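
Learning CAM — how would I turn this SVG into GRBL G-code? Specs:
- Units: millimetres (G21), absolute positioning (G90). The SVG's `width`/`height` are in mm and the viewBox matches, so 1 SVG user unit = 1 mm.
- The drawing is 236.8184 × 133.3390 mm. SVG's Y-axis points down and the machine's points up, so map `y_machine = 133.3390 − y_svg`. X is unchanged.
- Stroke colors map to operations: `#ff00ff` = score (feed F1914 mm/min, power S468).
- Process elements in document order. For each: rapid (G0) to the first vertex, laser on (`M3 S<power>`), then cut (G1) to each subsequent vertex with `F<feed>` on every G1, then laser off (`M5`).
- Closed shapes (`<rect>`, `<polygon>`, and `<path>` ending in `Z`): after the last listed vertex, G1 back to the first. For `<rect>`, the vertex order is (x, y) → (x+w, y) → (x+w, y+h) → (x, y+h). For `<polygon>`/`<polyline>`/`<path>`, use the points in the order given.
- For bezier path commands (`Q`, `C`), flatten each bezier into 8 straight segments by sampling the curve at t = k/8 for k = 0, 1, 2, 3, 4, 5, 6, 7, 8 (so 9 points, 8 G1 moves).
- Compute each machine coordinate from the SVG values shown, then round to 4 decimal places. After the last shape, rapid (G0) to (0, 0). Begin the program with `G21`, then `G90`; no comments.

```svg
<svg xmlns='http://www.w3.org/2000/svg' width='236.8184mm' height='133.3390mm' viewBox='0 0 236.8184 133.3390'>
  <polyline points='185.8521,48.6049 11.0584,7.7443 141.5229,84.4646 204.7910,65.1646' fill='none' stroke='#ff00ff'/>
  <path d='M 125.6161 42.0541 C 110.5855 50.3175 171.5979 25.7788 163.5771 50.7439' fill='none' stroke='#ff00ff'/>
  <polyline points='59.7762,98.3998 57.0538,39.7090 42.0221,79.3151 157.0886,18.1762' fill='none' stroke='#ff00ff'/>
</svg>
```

viewBox `0 0 236.8184 133.3390` with mm width/height → 1 unit = 1 mm. Flip: y_m = 133.3390 − y_svg.

**Shape 1** — `<polyline>` open polyline, stroke `#ff00ff` → score (S468, F1914). Machine vertices: (185.8521,84.7341) → (11.0584,125.5947) → (141.5229,48.8744) → (204.7910,68.1744). Open path.

**Shape 2** — `<path>` cubic bezier, stroke `#ff00ff` → score (S468, F1914). Control points (SVG): P0=(125.6161,42.0541), P1=(110.5855,50.3175), P2=(171.5979,25.7788), P3=(163.5771,50.7439); sampled at t=k/8. Machine vertices: (125.6161,91.2849) → (123.2608,89.5630) → (126.3344,89.9517) → (133.1368,91.4866) → (141.9679,93.2031) → (151.1276,94.1368) → (158.9158,93.3230) → (163.6323,89.7973) → (163.5771,82.5951). Open path.

**Shape 3** — `<polyline>` open polyline, stroke `#ff00ff` → score (S468, F1914). Machine vertices: (59.7762,34.9392) → (57.0538,93.6300) → (42.0221,54.0239) → (157.0886,115.1628). Open path.

G21
G90
G0 X185.8521 Y84.7341
M3 S468
G1 X11.0584 Y125.5947 F1914
G1 X141.5229 Y48.8744 F1914
G1 X204.7910 Y68.1744 F1914
M5
G0 X125.6161 Y91.2849
M3 S468
G1 X123.2608 Y89.5630 F1914
G1 X126.3344 Y89.9517 F1914
G1 X133.1368 Y91.4866 F1914
G1 X141.9679 Y93.2031 F1914
G1 X151.1276 Y94.1368 F1914
G1 X158.9158 Y93.3230 F1914
G1 X163.6323 Y89.7973 F1914
G1 X163.5771 Y82.5951 F1914
M5
G0 X59.7762 Y34.9392
M3 S468
G1 X57.0538 Y93.6300 F1914
G1 X42.0221 Y54.0239 F1914
G1 X157.0886 Y115.1628 F1914
M5
G0 X0.0000 Y0.0000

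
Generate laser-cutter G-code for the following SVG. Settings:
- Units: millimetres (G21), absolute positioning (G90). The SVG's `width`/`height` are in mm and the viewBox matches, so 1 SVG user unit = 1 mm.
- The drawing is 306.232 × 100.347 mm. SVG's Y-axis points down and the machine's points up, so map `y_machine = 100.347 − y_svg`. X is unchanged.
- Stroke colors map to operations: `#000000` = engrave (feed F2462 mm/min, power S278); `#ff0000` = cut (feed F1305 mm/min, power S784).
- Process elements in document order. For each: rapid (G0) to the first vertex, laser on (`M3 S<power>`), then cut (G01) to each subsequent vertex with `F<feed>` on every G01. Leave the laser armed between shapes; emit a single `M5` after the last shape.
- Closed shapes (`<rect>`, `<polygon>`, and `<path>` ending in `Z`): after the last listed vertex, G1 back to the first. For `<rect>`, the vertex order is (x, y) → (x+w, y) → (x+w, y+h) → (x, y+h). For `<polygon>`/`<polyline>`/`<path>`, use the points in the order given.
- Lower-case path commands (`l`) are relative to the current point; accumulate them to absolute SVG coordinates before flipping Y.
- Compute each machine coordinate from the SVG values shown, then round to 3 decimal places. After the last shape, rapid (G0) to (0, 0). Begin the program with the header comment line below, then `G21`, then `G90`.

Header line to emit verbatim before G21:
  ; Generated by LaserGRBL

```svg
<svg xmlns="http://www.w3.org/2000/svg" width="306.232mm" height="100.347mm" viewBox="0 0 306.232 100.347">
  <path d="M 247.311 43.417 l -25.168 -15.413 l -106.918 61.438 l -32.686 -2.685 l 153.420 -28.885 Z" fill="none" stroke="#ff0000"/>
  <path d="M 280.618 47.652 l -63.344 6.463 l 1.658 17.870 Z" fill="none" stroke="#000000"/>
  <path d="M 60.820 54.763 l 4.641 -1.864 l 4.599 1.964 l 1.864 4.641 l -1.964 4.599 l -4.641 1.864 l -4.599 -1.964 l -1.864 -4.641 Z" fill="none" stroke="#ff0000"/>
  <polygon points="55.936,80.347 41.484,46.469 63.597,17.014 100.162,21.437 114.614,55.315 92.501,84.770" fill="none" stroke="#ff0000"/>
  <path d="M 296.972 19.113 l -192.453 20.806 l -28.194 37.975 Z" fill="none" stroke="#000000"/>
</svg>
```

viewBox `0 0 306.232 100.347` with mm width/height → 1 unit = 1 mm. Flip: y_m = 100.347 − y_svg.

**Shape 1** — `<path>` closed polygon, stroke `#ff0000` → cut (S784, F1305). Machine vertices: (247.311,56.930) → (222.143,72.343) → (115.225,10.905) → (82.539,13.590) → (235.959,42.475) → (247.311,56.930). Closed: final G1 returns to the first vertex.

**Shape 2** — `<path>` closed polygon, stroke `#000000` → engrave (S278, F2462). Machine vertices: (280.618,52.695) → (217.274,46.232) → (218.932,28.362) → (280.618,52.695). Closed: final G1 returns to the first vertex.

**Shape 3** — `<path>` regular polygon, stroke `#ff0000` → cut (S784, F1305). Machine vertices: (60.820,45.584) → (65.461,47.448) → (70.060,45.484) → (71.924,40.843) → (69.960,36.244) → (65.319,34.380) → (60.720,36.344) → (58.856,40.985) → (60.820,45.584). Closed: final G1 returns to the first vertex.

**Shape 4** — `<polygon>` regular polygon, stroke `#ff0000` → cut (S784, F1305). Machine vertices: (55.936,20.000) → (41.484,53.878) → (63.597,83.333) → (100.162,78.910) → (114.614,45.032) → (92.501,15.577) → (55.936,20.000). Closed: final G1 returns to the first vertex.

**Shape 5** — `<path>` closed polygon, stroke `#000000` → engrave (S278, F2462). Machine vertices: (296.972,81.234) → (104.519,60.428) → (76.325,22.453) → (296.972,81.234). Closed: final G1 returns to the first vertex.

; Generated by LaserGRBL
G21
G90
G0 X247.311 Y56.930
M3 S784
G01 X222.143 Y72.343 F1305
G01 X115.225 Y10.905 F1305
G01 X82.539 Y13.590 F1305
G01 X235.959 Y42.475 F1305
G01 X247.311 Y56.930 F1305
G0 X280.618 Y52.695
M3 S278
G01 X217.274 Y46.232 F2462
G01 X218.932 Y28.362 F2462
G01 X280.618 Y52.695 F2462
G0 X60.820 Y45.584
M3 S784
G01 X65.461 Y47.448 F1305
G01 X70.060 Y45.484 F1305
G01 X71.924 Y40.843 F1305
G01 X69.960 Y36.244 F1305
G01 X65.319 Y34.380 F1305
G01 X60.720 Y36.344 F1305
G01 X58.856 Y40.985 F1305
G01 X60.820 Y45.584 F1305
G0 X55.936 Y20.000
M3 S784
G01 X41.484 Y53.878 F1305
G01 X63.597 Y83.333 F1305
G01 X100.162 Y78.910 F1305
G01 X114.614 Y45.032 F1305
G01 X92.501 Y15.577 F1305
G01 X55.936 Y20.000 F1305
G0 X296.972 Y81.234
M3 S278
G01 X104.519 Y60.428 F2462
G01 X76.325 Y22.453 F2462
G01 X296.972 Y81.234 F2462
M5
G0 X0.000 Y0.000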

■ **Directions for this task**:
Your reply must contain exactly the lines from the first line of the data through the line holding "- For bezier", and nothing more.

■ **Task solution**:
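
Learning CAM — how would I turn this SVG into GRBL G-code? Specs:
- Units: millimetres (G21), absolute positioning (G90). The SVG's `width`/`height` are in mm and the viewBox matches, so 1 SVG user unit = 1 mm.
- The drawing is 236.8184 × 133.3390 mm. SVG's Y-axis points down and the machine's points up, so map `y_machine = 133.3390 − y_svg`. X is unchanged.
- Stroke colors map to operations: `#ff00ff` = score (feed F1914 mm/min, power S468).
- Process elements in document order. For each: rapid (G0) to the first vertex, laser on (`M3 S<power>`), then cut (G1) to each subsequent vertex with `F<feed>` on every G1, then laser off (`M5`).
- Closed shapes (`<rect>`, `<polygon>`, and `<path>` ending in `Z`): after the last listed vertex, G1 back to the first. For `<rect>`, the vertex order is (x, y) → (x+w, y) → (x+w, y+h) → (x, y+h). For `<polygon>`/`<polyline>`/`<path>`, use the points in the order given.
- For bezier path commands (`Q`, `C`), flatten each bezier into 8 straight segments by sampling the curve at t = k/8 for k = 0, 1, 2, 3, 4, 5, 6, 7, 8 (so 9 points, 8 G1 moves).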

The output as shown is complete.